* _TASK REQUIREMENTS_:
A line below contains "(A4, S2) → -14", and a later one contains "(III, ω) → 110". Repeat both, with every line between them, exactly.

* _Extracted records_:
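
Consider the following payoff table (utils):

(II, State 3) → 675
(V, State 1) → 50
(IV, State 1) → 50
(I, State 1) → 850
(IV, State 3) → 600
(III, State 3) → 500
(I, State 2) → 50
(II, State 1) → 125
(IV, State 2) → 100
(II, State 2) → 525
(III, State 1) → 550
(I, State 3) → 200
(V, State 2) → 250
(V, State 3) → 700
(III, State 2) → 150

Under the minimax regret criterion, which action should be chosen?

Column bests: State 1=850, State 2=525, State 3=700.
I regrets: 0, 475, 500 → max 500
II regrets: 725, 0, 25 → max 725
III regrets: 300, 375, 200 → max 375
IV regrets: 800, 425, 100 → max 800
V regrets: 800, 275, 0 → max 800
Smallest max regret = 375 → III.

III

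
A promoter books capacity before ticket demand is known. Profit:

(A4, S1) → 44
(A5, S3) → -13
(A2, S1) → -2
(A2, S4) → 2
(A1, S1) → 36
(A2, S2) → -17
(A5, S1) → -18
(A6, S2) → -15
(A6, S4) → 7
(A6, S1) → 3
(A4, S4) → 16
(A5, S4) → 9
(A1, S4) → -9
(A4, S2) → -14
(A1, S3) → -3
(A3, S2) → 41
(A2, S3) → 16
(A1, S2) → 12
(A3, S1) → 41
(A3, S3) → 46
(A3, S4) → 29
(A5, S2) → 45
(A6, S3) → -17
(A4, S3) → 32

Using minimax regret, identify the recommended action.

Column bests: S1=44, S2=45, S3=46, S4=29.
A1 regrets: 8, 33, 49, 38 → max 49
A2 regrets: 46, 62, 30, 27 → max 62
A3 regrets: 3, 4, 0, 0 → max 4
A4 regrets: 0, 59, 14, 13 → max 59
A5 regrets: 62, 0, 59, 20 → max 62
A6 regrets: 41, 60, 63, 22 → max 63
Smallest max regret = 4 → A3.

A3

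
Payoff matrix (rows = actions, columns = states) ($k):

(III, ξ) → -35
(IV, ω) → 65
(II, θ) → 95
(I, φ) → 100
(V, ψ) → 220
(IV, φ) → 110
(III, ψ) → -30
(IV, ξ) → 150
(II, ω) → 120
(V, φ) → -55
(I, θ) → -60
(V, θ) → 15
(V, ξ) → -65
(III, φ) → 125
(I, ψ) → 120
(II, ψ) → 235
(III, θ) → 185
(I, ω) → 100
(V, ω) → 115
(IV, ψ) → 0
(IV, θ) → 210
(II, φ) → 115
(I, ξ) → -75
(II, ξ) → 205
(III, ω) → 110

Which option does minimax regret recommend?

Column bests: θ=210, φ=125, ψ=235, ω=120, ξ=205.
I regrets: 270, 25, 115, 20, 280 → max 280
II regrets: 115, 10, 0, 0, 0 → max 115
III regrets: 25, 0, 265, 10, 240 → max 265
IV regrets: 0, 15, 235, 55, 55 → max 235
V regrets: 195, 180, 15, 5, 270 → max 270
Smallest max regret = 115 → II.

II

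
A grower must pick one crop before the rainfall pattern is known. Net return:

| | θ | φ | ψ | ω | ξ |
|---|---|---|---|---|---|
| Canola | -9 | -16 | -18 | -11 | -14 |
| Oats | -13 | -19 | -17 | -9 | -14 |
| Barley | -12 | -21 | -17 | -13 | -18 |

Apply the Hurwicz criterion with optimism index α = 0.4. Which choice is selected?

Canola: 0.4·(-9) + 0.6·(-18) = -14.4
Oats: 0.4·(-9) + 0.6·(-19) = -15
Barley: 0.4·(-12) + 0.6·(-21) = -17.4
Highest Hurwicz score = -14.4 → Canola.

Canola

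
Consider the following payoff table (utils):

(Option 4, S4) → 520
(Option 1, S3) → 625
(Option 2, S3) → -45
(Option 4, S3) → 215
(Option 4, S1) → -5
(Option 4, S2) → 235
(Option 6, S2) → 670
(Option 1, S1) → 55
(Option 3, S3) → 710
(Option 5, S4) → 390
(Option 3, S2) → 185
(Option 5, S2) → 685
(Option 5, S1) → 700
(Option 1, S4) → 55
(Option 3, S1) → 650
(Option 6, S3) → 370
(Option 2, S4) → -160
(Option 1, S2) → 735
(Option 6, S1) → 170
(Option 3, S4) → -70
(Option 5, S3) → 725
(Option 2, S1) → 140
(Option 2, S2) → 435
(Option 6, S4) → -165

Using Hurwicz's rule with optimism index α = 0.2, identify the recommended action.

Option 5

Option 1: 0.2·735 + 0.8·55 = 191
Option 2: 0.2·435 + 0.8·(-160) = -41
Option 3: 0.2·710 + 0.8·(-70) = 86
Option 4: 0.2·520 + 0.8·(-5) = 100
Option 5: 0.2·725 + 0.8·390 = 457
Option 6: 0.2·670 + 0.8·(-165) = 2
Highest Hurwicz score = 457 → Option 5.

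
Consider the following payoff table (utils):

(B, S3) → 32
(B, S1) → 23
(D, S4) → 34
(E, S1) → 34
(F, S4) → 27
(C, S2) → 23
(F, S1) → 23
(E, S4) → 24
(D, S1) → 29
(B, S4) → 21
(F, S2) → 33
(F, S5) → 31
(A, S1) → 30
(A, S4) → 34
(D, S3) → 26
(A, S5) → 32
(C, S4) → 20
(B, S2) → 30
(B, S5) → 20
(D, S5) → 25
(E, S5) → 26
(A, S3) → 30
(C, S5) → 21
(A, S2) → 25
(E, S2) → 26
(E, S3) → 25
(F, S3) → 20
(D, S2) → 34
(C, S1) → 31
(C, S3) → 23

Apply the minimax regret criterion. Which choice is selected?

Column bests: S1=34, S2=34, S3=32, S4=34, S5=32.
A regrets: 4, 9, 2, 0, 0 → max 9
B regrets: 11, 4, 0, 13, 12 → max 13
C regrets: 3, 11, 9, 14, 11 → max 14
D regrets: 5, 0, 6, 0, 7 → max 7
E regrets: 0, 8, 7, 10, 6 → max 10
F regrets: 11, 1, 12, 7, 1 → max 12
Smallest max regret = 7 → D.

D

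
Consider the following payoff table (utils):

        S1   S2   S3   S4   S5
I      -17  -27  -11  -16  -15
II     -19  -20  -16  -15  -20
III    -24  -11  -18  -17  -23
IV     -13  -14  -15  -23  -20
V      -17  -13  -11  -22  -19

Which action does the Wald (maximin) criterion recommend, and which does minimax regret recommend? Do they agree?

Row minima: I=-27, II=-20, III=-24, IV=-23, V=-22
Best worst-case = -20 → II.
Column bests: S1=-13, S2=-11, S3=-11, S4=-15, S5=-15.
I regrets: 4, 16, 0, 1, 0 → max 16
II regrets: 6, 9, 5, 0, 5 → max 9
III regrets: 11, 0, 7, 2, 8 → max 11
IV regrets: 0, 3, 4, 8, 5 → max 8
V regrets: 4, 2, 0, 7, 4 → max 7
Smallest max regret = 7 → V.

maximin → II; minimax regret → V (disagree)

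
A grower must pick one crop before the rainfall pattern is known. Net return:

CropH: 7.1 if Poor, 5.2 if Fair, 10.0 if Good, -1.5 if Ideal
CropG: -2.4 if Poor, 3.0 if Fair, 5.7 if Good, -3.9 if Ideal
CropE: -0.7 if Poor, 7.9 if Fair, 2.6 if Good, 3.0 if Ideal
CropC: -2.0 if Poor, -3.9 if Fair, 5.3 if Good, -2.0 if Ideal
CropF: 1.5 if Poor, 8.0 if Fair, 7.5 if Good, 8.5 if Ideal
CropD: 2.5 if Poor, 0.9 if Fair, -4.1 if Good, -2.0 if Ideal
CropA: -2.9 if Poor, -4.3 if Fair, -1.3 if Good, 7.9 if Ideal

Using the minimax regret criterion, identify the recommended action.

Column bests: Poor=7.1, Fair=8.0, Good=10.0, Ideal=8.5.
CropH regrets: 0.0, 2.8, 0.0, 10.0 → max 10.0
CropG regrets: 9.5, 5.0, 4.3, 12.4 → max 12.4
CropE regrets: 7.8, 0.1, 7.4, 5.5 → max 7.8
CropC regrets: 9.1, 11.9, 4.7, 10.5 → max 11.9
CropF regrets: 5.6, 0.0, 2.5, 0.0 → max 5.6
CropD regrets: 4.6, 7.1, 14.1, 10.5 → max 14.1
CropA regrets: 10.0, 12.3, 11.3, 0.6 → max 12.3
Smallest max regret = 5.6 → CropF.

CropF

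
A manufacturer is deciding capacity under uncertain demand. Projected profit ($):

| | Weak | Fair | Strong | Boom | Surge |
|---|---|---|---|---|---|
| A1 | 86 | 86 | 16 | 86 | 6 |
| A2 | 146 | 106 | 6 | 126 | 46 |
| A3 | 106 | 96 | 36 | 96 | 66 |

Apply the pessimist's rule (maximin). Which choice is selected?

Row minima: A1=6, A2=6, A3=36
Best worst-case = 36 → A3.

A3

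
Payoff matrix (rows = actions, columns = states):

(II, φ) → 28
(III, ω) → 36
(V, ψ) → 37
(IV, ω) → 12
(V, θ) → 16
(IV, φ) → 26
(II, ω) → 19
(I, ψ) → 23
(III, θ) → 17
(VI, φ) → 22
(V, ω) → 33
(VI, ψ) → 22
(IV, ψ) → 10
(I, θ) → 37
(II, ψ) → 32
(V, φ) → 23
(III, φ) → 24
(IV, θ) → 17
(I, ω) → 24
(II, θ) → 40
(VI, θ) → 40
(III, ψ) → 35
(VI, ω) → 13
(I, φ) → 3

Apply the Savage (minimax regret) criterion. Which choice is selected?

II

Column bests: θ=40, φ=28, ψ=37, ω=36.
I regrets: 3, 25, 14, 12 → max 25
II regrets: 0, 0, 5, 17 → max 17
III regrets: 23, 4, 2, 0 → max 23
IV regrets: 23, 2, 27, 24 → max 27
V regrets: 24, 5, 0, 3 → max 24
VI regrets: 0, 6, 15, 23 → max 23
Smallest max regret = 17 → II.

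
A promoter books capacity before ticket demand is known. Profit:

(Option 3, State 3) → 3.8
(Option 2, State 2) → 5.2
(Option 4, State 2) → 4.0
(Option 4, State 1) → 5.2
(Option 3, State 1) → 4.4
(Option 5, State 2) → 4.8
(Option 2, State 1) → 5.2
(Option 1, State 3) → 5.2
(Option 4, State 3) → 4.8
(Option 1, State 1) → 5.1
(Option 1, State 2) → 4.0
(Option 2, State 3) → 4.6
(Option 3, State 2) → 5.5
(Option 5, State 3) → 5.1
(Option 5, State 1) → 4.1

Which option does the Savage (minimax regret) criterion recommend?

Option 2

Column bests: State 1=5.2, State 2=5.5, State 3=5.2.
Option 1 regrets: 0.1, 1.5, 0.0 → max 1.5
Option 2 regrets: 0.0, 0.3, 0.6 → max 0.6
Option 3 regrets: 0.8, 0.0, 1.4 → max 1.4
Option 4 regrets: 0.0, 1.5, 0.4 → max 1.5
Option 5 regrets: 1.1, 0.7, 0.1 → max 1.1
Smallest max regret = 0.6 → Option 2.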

...

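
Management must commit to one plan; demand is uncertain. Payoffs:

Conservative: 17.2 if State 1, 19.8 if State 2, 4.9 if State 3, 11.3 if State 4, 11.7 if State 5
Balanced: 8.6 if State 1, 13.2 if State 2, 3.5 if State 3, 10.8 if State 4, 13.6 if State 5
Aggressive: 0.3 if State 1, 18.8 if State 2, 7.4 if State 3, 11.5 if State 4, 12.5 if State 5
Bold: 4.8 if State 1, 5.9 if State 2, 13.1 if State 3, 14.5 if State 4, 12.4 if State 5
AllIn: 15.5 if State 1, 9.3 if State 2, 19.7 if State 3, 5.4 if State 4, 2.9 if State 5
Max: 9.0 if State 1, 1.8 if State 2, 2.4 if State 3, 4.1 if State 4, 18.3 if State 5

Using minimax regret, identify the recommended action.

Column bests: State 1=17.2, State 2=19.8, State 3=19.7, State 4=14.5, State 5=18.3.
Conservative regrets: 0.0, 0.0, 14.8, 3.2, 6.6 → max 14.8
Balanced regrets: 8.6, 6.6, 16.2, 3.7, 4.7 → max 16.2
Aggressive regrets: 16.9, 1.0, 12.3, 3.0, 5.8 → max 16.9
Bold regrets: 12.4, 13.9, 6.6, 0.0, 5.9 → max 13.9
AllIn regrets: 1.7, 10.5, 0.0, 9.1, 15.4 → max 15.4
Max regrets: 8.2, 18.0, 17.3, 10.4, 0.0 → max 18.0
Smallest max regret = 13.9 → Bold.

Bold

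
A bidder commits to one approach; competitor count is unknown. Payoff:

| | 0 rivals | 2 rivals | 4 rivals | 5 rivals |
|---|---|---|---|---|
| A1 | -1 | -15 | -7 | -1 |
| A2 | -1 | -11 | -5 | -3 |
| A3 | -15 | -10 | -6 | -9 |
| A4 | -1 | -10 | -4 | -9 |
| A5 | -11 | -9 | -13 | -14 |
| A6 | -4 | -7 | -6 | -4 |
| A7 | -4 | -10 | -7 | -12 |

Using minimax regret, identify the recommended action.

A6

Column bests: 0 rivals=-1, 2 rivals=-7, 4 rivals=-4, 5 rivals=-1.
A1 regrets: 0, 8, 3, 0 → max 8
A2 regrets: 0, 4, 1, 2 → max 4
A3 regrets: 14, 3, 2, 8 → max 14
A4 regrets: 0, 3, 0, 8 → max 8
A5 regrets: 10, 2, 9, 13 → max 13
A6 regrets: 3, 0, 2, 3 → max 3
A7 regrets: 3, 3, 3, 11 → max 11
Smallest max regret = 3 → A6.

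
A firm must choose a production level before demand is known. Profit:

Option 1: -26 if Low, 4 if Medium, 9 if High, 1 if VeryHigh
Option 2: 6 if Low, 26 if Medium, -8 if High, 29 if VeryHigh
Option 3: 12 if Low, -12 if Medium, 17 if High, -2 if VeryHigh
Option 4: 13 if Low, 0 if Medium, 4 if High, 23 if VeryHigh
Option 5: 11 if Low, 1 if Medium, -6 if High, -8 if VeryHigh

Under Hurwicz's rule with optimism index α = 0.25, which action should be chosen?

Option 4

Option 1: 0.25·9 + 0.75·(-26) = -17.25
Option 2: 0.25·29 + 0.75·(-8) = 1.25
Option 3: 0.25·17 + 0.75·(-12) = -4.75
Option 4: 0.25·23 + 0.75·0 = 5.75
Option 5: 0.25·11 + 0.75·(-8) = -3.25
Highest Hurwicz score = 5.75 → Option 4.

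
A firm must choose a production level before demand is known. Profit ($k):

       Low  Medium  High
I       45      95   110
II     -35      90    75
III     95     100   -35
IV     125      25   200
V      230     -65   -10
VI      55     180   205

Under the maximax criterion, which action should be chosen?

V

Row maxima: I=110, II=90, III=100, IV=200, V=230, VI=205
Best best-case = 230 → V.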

* * *

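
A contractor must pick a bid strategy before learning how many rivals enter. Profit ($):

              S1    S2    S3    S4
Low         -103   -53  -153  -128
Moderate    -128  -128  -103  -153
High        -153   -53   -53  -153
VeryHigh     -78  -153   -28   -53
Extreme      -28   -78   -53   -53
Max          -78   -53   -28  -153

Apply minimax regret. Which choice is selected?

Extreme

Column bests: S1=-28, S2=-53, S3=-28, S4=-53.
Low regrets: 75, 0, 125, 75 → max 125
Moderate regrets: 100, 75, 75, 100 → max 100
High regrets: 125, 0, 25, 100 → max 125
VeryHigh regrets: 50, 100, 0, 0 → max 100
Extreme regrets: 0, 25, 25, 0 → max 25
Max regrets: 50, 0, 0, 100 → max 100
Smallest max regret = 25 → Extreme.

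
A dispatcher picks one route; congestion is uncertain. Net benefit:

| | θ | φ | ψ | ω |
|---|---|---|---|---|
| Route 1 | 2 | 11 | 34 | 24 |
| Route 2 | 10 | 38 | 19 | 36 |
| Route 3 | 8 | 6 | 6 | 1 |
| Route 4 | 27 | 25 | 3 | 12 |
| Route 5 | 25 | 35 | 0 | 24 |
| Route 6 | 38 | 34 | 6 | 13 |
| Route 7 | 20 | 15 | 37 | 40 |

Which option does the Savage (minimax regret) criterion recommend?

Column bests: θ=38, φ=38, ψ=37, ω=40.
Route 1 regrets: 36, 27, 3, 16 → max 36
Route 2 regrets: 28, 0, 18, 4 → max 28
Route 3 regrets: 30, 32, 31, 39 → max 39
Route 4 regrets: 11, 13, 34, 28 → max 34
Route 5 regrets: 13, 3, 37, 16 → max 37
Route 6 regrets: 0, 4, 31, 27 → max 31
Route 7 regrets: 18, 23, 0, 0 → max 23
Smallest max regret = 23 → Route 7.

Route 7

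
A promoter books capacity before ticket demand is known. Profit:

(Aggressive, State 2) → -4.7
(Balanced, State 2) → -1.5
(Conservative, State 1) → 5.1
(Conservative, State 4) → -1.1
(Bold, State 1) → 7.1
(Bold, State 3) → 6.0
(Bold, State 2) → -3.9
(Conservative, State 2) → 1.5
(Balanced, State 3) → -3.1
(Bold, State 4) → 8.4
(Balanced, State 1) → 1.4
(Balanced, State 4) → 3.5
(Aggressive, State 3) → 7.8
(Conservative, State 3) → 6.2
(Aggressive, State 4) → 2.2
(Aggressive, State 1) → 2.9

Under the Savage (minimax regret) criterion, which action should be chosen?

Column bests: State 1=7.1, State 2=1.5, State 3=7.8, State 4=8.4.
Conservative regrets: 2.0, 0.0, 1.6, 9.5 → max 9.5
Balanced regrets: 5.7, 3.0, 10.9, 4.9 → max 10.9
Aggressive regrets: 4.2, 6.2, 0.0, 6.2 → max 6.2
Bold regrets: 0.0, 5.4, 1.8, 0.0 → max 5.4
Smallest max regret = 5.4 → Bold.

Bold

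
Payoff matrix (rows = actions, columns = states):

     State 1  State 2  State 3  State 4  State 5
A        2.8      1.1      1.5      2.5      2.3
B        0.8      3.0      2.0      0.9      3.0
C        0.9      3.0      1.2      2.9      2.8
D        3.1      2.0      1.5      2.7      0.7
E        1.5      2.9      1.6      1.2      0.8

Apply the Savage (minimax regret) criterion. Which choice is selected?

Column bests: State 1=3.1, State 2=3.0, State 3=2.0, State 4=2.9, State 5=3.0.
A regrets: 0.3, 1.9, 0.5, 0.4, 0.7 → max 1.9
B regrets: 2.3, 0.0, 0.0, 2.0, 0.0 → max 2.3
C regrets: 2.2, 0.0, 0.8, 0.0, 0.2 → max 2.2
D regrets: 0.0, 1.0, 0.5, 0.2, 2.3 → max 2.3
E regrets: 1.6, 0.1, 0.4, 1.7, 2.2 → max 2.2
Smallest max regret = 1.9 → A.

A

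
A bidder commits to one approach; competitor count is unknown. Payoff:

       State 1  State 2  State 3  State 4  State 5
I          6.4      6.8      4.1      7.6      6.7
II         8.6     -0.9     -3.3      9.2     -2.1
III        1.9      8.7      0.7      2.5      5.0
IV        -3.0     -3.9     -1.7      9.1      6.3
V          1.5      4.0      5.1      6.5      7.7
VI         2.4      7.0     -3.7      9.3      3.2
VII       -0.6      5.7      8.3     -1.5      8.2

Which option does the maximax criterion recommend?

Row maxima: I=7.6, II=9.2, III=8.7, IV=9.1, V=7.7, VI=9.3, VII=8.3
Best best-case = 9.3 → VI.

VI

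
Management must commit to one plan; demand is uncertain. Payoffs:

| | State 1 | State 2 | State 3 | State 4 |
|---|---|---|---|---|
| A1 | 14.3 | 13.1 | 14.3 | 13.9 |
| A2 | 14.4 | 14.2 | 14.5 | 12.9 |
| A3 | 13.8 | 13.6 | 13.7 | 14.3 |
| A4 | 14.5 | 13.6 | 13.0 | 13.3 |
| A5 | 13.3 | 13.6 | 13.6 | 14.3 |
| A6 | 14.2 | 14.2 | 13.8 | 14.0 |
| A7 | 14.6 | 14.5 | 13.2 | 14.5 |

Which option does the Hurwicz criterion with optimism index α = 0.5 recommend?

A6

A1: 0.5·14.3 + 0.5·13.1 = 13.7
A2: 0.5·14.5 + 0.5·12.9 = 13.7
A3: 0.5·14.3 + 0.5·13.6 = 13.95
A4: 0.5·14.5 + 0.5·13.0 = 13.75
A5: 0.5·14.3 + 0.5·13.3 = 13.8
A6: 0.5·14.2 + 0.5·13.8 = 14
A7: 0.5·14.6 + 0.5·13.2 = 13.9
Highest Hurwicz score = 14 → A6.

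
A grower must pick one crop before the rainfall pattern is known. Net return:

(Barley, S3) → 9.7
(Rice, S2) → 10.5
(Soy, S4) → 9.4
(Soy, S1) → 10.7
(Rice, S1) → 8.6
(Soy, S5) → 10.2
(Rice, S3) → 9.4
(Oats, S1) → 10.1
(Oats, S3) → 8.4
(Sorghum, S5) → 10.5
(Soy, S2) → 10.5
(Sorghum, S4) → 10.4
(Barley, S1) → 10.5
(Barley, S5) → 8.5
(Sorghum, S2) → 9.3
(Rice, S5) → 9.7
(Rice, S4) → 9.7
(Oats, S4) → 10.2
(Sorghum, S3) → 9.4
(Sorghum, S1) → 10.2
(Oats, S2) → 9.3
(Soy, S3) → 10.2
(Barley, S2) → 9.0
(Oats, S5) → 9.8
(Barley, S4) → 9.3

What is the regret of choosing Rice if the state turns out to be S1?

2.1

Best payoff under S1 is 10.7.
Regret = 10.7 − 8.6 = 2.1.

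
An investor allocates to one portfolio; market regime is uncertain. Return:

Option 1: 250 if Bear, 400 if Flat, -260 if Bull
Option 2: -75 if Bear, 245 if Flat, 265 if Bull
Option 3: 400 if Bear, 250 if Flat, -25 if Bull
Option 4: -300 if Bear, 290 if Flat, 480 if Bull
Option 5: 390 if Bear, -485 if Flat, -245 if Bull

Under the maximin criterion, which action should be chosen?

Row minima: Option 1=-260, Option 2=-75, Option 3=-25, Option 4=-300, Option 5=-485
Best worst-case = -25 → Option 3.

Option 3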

* _RESULT FOR THIS TASK_:
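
(A4, S2) → -14
(A1, S3) → -3
(A3, S2) → 41
(A2, S3) → 16
(A1, S2) → 12
(A3, S1) → 41
(A3, S3) → 46
(A3, S4) → 29
(A5, S2) → 45
(A6, S3) → -17
(A4, S3) → 32

Using minimax regret, identify the recommended action.

Column bests: S1=44, S2=45, S3=46, S4=29.
A1 regrets: 8, 33, 49, 38 → max 49
A2 regrets: 46, 62, 30, 27 → max 62
A3 regrets: 3, 4, 0, 0 → max 4
A4 regrets: 0, 59, 14, 13 → max 59
A5 regrets: 62, 0, 59, 20 → max 62
A6 regrets: 41, 60, 63, 22 → max 63
Smallest max regret = 4 → A3.

A3

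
Payoff matrix (rows = actions, columns = states) ($k):

(III, ξ) → -35
(IV, ω) → 65
(II, θ) → 95
(I, φ) → 100
(V, ψ) → 220
(IV, φ) → 110
(III, ψ) → -30
(IV, ξ) → 150
(II, ω) → 120
(V, φ) → -55
(I, θ) → -60
(V, θ) → 15
(V, ξ) → -65
(III, φ) → 125
(I, ψ) → 120
(II, ψ) → 235
(III, θ) → 185
(I, ω) → 100
(V, ω) → 115
(IV, ψ) → 0
(IV, θ) → 210
(II, φ) → 115
(I, ξ) → -75
(II, ξ) → 205
(III, ω) → 110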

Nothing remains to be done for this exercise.